▶ Records supplied
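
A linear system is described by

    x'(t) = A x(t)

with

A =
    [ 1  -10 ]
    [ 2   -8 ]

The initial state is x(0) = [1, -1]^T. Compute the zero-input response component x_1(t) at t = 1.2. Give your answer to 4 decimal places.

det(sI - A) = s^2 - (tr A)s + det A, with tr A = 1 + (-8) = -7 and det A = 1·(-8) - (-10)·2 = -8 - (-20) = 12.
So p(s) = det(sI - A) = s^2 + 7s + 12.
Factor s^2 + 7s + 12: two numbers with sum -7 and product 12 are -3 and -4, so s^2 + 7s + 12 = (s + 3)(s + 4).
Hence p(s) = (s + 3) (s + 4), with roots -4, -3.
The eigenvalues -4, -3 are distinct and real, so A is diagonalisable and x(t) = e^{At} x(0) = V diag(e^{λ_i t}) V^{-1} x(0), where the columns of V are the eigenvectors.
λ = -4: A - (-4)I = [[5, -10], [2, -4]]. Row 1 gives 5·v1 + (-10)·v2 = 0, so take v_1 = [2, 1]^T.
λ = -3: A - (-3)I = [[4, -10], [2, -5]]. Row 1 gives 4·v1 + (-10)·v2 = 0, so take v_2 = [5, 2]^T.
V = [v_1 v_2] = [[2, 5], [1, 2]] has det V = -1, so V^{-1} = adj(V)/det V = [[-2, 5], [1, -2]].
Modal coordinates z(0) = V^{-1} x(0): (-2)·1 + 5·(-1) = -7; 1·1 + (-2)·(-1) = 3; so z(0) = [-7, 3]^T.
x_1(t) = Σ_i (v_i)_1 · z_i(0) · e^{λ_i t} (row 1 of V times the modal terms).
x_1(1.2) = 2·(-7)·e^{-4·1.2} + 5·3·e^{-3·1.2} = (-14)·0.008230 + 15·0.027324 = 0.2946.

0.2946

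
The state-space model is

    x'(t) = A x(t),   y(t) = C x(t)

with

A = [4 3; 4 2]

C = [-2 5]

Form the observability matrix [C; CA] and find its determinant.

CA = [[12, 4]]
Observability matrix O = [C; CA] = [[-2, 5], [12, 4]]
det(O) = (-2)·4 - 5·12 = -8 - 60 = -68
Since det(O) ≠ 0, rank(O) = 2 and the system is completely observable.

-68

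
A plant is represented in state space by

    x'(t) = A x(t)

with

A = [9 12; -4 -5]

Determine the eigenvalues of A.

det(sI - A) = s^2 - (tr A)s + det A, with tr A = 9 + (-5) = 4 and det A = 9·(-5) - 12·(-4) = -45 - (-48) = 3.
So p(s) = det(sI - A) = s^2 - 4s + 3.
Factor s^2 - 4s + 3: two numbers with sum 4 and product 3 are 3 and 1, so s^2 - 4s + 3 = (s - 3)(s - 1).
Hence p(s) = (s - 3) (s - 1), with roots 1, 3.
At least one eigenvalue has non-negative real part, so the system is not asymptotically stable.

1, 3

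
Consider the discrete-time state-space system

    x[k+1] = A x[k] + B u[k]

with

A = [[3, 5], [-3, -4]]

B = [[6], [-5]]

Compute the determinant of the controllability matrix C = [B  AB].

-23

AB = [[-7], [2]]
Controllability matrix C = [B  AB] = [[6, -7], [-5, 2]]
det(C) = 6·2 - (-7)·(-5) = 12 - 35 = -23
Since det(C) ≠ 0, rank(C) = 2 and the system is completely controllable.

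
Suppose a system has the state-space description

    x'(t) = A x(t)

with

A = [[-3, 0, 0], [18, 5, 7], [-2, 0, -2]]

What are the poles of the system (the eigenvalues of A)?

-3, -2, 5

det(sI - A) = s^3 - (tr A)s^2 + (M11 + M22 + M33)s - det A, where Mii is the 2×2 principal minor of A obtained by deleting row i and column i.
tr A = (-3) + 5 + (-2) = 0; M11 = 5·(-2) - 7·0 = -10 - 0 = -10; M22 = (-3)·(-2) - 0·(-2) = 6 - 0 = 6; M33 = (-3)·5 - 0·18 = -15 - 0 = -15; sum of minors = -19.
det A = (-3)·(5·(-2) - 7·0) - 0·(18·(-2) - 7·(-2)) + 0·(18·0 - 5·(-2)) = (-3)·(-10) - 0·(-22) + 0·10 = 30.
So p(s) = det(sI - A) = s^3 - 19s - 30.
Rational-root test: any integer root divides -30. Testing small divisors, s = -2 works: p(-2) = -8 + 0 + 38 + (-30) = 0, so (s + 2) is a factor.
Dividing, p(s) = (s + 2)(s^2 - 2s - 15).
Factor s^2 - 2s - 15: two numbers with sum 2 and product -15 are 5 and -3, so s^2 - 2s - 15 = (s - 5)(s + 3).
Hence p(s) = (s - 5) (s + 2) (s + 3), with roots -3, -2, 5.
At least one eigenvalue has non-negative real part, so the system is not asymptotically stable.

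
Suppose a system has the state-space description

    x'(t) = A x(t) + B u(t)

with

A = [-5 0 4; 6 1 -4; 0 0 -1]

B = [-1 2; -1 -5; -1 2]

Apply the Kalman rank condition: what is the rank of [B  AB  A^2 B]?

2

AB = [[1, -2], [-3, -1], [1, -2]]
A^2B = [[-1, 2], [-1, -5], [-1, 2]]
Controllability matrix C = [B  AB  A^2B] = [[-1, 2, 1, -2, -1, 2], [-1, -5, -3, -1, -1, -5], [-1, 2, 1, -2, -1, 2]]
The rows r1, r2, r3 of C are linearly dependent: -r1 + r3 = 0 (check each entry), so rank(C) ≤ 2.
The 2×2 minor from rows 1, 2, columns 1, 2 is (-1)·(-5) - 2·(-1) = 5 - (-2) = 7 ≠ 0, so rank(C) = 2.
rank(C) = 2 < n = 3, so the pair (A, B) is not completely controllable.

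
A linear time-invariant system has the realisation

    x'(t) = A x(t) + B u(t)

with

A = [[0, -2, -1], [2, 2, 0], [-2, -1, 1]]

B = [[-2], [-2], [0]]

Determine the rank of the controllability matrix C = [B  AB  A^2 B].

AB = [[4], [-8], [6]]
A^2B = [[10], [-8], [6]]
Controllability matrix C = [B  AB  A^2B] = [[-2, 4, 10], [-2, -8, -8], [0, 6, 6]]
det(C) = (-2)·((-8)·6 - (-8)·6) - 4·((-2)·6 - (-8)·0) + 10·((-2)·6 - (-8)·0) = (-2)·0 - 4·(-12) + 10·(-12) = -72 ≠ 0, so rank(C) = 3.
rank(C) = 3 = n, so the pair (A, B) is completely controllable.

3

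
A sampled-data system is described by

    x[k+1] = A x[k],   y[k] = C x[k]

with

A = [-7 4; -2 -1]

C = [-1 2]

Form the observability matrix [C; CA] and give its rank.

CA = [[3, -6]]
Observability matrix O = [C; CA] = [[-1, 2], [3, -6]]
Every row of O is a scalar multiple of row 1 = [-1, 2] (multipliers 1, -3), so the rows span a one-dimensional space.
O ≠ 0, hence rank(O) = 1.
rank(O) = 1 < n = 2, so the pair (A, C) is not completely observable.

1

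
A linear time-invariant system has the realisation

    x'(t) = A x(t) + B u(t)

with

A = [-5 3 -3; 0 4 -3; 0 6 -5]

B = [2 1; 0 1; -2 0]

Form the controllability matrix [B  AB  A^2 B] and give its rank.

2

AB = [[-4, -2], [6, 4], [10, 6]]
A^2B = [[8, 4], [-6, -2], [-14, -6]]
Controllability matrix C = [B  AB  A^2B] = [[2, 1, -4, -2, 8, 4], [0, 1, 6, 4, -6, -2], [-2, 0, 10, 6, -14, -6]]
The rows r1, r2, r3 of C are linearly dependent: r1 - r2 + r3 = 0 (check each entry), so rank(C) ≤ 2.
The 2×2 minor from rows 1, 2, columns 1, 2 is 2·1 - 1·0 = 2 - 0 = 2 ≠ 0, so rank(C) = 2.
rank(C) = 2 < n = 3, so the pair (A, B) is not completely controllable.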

▶ About this task
Copy the records exactly, keeping every word in place.

▶ Result of the exercise
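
A linear system is described by

    x'(t) = A x(t)

with

A =
    [ 1  -10 ]
    [ 2   -8 ]

The initial state is x(0) = [1, -1]^T. Compute the zero-input response component x_1(t) at t = 1.2. Give your answer to 4 decimal places.

det(sI - A) = s^2 - (tr A)s + det A, with tr A = 1 + (-8) = -7 and det A = 1·(-8) - (-10)·2 = -8 - (-20) = 12.
So p(s) = det(sI - A) = s^2 + 7s + 12.
Factor s^2 + 7s + 12: two numbers with sum -7 and product 12 are -3 and -4, so s^2 + 7s + 12 = (s + 3)(s + 4).
Hence p(s) = (s + 3) (s + 4), with roots -4, -3.
The eigenvalues -4, -3 are distinct and real, so A is diagonalisable and x(t) = e^{At} x(0) = V diag(e^{λ_i t}) V^{-1} x(0), where the columns of V are the eigenvectors.
λ = -4: A - (-4)I = [[5, -10], [2, -4]]. Row 1 gives 5·v1 + (-10)·v2 = 0, so take v_1 = [2, 1]^T.
λ = -3: A - (-3)I = [[4, -10], [2, -5]]. Row 1 gives 4·v1 + (-10)·v2 = 0, so take v_2 = [5, 2]^T.
V = [v_1 v_2] = [[2, 5], [1, 2]] has det V = -1, so V^{-1} = adj(V)/det V = [[-2, 5], [1, -2]].
Modal coordinates z(0) = V^{-1} x(0): (-2)·1 + 5·(-1) = -7; 1·1 + (-2)·(-1) = 3; so z(0) = [-7, 3]^T.
x_1(t) = Σ_i (v_i)_1 · z_i(0) · e^{λ_i t} (row 1 of V times the modal terms).
x_1(1.2) = 2·(-7)·e^{-4·1.2} + 5·3·e^{-3·1.2} = (-14)·0.008230 + 15·0.027324 = 0.2946.

0.2946

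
The state-space model is

    x'(t) = A x(t),   y(t) = C x(t)

with

A = [4 3; 4 2]

C = [-2 5]

Form the observability matrix [C; CA] and find its determinant.

CA = [[12, 4]]
Observability matrix O = [C; CA] = [[-2, 5], [12, 4]]
det(O) = (-2)·4 - 5·12 = -8 - 60 = -68
Since det(O) ≠ 0, rank(O) = 2 and the system is completely observable.

-68

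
A plant is represented in state space by

    x'(t) = A x(t)

with

A = [9 12; -4 -5]

Determine the eigenvalues of A.

det(sI - A) = s^2 - (tr A)s + det A, with tr A = 9 + (-5) = 4 and det A = 9·(-5) - 12·(-4) = -45 - (-48) = 3.
So p(s) = det(sI - A) = s^2 - 4s + 3.
Factor s^2 - 4s + 3: two numbers with sum 4 and product 3 are 3 and 1, so s^2 - 4s + 3 = (s - 3)(s - 1).
Hence p(s) = (s - 3) (s - 1), with roots 1, 3.
At least one eigenvalue has non-negative real part, so the system is not asymptotically stable.

1, 3

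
Consider the discrete-time state-space system

    x[k+1] = A x[k] + B u[k]

with

A = [[3, 5], [-3, -4]]

B = [[6], [-5]]

Compute the determinant of the controllability matrix C = [B  AB].

-23

AB = [[-7], [2]]
Controllability matrix C = [B  AB] = [[6, -7], [-5, 2]]
det(C) = 6·2 - (-7)·(-5) = 12 - 35 = -23
Since det(C) ≠ 0, rank(C) = 2 and the system is completely controllable.

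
Suppose a system has the state-space description

    x'(t) = A x(t)

with

A = [[-3, 0, 0], [18, 5, 7], [-2, 0, -2]]

What are the poles of the system (the eigenvalues of A)?

-3, -2, 5

det(sI - A) = s^3 - (tr A)s^2 + (M11 + M22 + M33)s - det A, where Mii is the 2×2 principal minor of A obtained by deleting row i and column i.
tr A = (-3) + 5 + (-2) = 0; M11 = 5·(-2) - 7·0 = -10 - 0 = -10; M22 = (-3)·(-2) - 0·(-2) = 6 - 0 = 6; M33 = (-3)·5 - 0·18 = -15 - 0 = -15; sum of minors = -19.
det A = (-3)·(5·(-2) - 7·0) - 0·(18·(-2) - 7·(-2)) + 0·(18·0 - 5·(-2)) = (-3)·(-10) - 0·(-22) + 0·10 = 30.
So p(s) = det(sI - A) = s^3 - 19s - 30.
Rational-root test: any integer root divides -30. Testing small divisors, s = -2 works: p(-2) = -8 + 0 + 38 + (-30) = 0, so (s + 2) is a factor.
Dividing, p(s) = (s + 2)(s^2 - 2s - 15).
Factor s^2 - 2s - 15: two numbers with sum 2 and product -15 are 5 and -3, so s^2 - 2s - 15 = (s - 5)(s + 3).
Hence p(s) = (s - 5) (s + 2) (s + 3), with roots -3, -2, 5.
At least one eigenvalue has non-negative real part, so the system is not asymptotically stable.

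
Suppose a system has the state-space description

    x'(t) = A x(t) + B u(t)

with

A = [-5 0 4; 6 1 -4; 0 0 -1]

B = [-1 2; -1 -5; -1 2]

Apply the Kalman rank condition: what is the rank of [B  AB  A^2 B]?

2

AB = [[1, -2], [-3, -1], [1, -2]]
A^2B = [[-1, 2], [-1, -5], [-1, 2]]
Controllability matrix C = [B  AB  A^2B] = [[-1, 2, 1, -2, -1, 2], [-1, -5, -3, -1, -1, -5], [-1, 2, 1, -2, -1, 2]]
The rows r1, r2, r3 of C are linearly dependent: -r1 + r3 = 0 (check each entry), so rank(C) ≤ 2.
The 2×2 minor from rows 1, 2, columns 1, 2 is (-1)·(-5) - 2·(-1) = 5 - (-2) = 7 ≠ 0, so rank(C) = 2.
rank(C) = 2 < n = 3, so the pair (A, B) is not completely controllable.

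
A linear time-invariant system has the realisation

    x'(t) = A x(t) + B u(t)

with

A = [[0, -2, -1], [2, 2, 0], [-2, -1, 1]]

B = [[-2], [-2], [0]]

Determine the rank of the controllability matrix C = [B  AB  A^2 B].

AB = [[4], [-8], [6]]
A^2B = [[10], [-8], [6]]
Controllability matrix C = [B  AB  A^2B] = [[-2, 4, 10], [-2, -8, -8], [0, 6, 6]]
det(C) = (-2)·((-8)·6 - (-8)·6) - 4·((-2)·6 - (-8)·0) + 10·((-2)·6 - (-8)·0) = (-2)·0 - 4·(-12) + 10·(-12) = -72 ≠ 0, so rank(C) = 3.
rank(C) = 3 = n, so the pair (A, B) is completely controllable.

3

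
A sampled-data system is described by

    x[k+1] = A x[k],   y[k] = C x[k]

with

A = [-7 4; -2 -1]

C = [-1 2]

Form the observability matrix [C; CA] and give its rank.

CA = [[3, -6]]
Observability matrix O = [C; CA] = [[-1, 2], [3, -6]]
Every row of O is a scalar multiple of row 1 = [-1, 2] (multipliers 1, -3), so the rows span a one-dimensional space.
O ≠ 0, hence rank(O) = 1.
rank(O) = 1 < n = 2, so the pair (A, C) is not completely observable.

1

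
A linear time-invariant system has the realisation

    x'(t) = A x(t) + B u(t)

with

A = [-5 3 -3; 0 4 -3; 0 6 -5]

B = [2 1; 0 1; -2 0]

Form the controllability matrix [B  AB  A^2 B] and give its rank.

2

AB = [[-4, -2], [6, 4], [10, 6]]
A^2B = [[8, 4], [-6, -2], [-14, -6]]
Controllability matrix C = [B  AB  A^2B] = [[2, 1, -4, -2, 8, 4], [0, 1, 6, 4, -6, -2], [-2, 0, 10, 6, -14, -6]]
The rows r1, r2, r3 of C are linearly dependent: r1 - r2 + r3 = 0 (check each entry), so rank(C) ≤ 2.
The 2×2 minor from rows 1, 2, columns 1, 2 is 2·1 - 1·0 = 2 - 0 = 2 ≠ 0, so rank(C) = 2.
rank(C) = 2 < n = 3, so the pair (A, B) is not completely controllable.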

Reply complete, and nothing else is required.